DESCRIPTION OF THE TASK:
Count only the lines of the records that hold "adjacency", then give the number without any other words.

DATASET:
_____

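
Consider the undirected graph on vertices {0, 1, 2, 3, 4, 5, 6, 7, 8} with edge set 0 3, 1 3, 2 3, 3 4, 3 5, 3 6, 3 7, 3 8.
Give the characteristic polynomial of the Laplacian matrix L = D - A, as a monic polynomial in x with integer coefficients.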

_____

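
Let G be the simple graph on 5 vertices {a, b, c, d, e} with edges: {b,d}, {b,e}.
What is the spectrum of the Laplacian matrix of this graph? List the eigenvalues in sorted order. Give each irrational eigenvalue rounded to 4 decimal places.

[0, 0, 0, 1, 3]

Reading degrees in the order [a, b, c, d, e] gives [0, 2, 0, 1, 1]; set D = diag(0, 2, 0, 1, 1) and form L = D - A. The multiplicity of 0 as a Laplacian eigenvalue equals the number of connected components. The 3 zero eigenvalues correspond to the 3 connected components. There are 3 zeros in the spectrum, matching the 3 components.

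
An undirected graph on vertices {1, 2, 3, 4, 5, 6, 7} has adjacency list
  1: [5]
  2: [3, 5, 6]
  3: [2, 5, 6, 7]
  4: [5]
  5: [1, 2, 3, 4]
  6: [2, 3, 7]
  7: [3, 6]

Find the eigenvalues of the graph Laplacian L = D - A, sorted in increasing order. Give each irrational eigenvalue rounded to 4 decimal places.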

_____

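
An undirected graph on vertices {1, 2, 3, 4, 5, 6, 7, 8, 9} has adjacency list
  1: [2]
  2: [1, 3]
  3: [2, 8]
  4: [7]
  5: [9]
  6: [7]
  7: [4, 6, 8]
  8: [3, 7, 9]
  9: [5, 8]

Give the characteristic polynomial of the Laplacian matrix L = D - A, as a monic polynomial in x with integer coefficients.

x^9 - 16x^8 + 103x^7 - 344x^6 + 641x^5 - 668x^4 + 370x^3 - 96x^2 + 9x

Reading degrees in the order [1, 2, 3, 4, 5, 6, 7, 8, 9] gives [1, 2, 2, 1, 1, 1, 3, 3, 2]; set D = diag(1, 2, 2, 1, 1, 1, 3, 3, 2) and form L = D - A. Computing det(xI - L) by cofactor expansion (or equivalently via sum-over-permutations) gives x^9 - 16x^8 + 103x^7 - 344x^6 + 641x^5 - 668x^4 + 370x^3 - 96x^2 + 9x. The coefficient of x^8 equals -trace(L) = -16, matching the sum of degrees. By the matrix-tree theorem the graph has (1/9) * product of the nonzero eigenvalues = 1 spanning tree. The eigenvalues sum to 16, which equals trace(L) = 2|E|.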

_____

RESPONSE AREA:
2